Entries taken from a collection:
»»

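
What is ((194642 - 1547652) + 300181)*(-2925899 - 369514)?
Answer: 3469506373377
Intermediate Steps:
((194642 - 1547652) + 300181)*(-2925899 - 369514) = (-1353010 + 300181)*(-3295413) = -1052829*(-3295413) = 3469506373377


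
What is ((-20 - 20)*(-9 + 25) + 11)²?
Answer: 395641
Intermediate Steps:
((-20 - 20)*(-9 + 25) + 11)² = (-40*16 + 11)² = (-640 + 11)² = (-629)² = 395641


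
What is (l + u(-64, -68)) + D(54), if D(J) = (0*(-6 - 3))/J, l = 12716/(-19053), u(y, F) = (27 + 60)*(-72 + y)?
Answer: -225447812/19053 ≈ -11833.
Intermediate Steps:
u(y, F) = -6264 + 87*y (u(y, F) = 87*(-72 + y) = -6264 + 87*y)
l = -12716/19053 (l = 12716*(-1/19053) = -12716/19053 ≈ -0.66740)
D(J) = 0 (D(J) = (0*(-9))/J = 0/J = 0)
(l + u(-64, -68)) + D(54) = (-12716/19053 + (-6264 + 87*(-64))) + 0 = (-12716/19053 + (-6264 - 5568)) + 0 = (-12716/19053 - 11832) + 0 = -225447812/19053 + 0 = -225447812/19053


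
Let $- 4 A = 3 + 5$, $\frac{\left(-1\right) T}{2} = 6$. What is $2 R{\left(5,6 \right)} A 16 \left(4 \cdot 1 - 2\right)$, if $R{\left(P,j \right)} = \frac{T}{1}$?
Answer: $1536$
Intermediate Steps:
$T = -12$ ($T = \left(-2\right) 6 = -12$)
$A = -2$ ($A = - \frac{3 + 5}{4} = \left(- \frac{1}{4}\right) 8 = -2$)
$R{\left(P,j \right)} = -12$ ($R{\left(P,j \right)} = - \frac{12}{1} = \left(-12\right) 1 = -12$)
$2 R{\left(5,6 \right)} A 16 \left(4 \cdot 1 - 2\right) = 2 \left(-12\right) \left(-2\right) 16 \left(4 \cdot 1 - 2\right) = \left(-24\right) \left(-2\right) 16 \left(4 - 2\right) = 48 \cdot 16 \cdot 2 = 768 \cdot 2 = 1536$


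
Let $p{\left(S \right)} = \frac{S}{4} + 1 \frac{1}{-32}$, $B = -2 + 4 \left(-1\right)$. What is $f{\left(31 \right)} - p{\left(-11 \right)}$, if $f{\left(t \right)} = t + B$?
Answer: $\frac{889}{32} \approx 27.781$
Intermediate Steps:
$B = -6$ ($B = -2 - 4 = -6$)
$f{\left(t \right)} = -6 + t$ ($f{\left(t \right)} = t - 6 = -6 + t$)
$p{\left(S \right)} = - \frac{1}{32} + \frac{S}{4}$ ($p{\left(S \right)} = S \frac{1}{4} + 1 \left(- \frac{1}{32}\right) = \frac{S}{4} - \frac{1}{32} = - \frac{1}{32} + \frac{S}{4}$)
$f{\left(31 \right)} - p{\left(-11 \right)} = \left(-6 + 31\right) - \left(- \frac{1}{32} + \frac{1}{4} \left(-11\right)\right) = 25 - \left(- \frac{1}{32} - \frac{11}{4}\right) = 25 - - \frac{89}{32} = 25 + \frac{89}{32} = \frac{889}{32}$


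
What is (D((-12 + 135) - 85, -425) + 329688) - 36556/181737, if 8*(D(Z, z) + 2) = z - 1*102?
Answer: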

««

# [WORK INSTRUCTIONS]
Copy out the data in full, exactly.

# [TASK ANSWER]
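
What is ((194642 - 1547652) + 300181)*(-2925899 - 369514)?
Answer: 3469506373377
Intermediate Steps:
((194642 - 1547652) + 300181)*(-2925899 - 369514) = (-1353010 + 300181)*(-3295413) = -1052829*(-3295413) = 3469506373377


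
What is ((-20 - 20)*(-9 + 25) + 11)²?
Answer: 395641
Intermediate Steps:
((-20 - 20)*(-9 + 25) + 11)² = (-40*16 + 11)² = (-640 + 11)² = (-629)² = 395641


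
What is (l + u(-64, -68)) + D(54), if D(J) = (0*(-6 - 3))/J, l = 12716/(-19053), u(y, F) = (27 + 60)*(-72 + y)?
Answer: -225447812/19053 ≈ -11833.
Intermediate Steps:
u(y, F) = -6264 + 87*y (u(y, F) = 87*(-72 + y) = -6264 + 87*y)
l = -12716/19053 (l = 12716*(-1/19053) = -12716/19053 ≈ -0.66740)
D(J) = 0 (D(J) = (0*(-9))/J = 0/J = 0)
(l + u(-64, -68)) + D(54) = (-12716/19053 + (-6264 + 87*(-64))) + 0 = (-12716/19053 + (-6264 - 5568)) + 0 = (-12716/19053 - 11832) + 0 = -225447812/19053 + 0 = -225447812/19053


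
Let $- 4 A = 3 + 5$, $\frac{\left(-1\right) T}{2} = 6$. What is $2 R{\left(5,6 \right)} A 16 \left(4 \cdot 1 - 2\right)$, if $R{\left(P,j \right)} = \frac{T}{1}$?
Answer: $1536$
Intermediate Steps:
$T = -12$ ($T = \left(-2\right) 6 = -12$)
$A = -2$ ($A = - \frac{3 + 5}{4} = \left(- \frac{1}{4}\right) 8 = -2$)
$R{\left(P,j \right)} = -12$ ($R{\left(P,j \right)} = - \frac{12}{1} = \left(-12\right) 1 = -12$)
$2 R{\left(5,6 \right)} A 16 \left(4 \cdot 1 - 2\right) = 2 \left(-12\right) \left(-2\right) 16 \left(4 \cdot 1 - 2\right) = \left(-24\right) \left(-2\right) 16 \left(4 - 2\right) = 48 \cdot 16 \cdot 2 = 768 \cdot 2 = 1536$


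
Let $p{\left(S \right)} = \frac{S}{4} + 1 \frac{1}{-32}$, $B = -2 + 4 \left(-1\right)$. What is $f{\left(31 \right)} - p{\left(-11 \right)}$, if $f{\left(t \right)} = t + B$?
Answer: $\frac{889}{32} \approx 27.781$
Intermediate Steps:
$B = -6$ ($B = -2 - 4 = -6$)
$f{\left(t \right)} = -6 + t$ ($f{\left(t \right)} = t - 6 = -6 + t$)
$p{\left(S \right)} = - \frac{1}{32} + \frac{S}{4}$ ($p{\left(S \right)} = S \frac{1}{4} + 1 \left(- \frac{1}{32}\right) = \frac{S}{4} - \frac{1}{32} = - \frac{1}{32} + \frac{S}{4}$)
$f{\left(31 \right)} - p{\left(-11 \right)} = \left(-6 + 31\right) - \left(- \frac{1}{32} + \frac{1}{4} \left(-11\right)\right) = 25 - \left(- \frac{1}{32} - \frac{11}{4}\right) = 25 - - \frac{89}{32} = 25 + \frac{89}{32} = \frac{889}{32}$


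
What is (D((-12 + 135) - 85, -425) + 329688) - 36556/181737, if 8*(D(Z, z) + 2) = z - 1*102?
Answer: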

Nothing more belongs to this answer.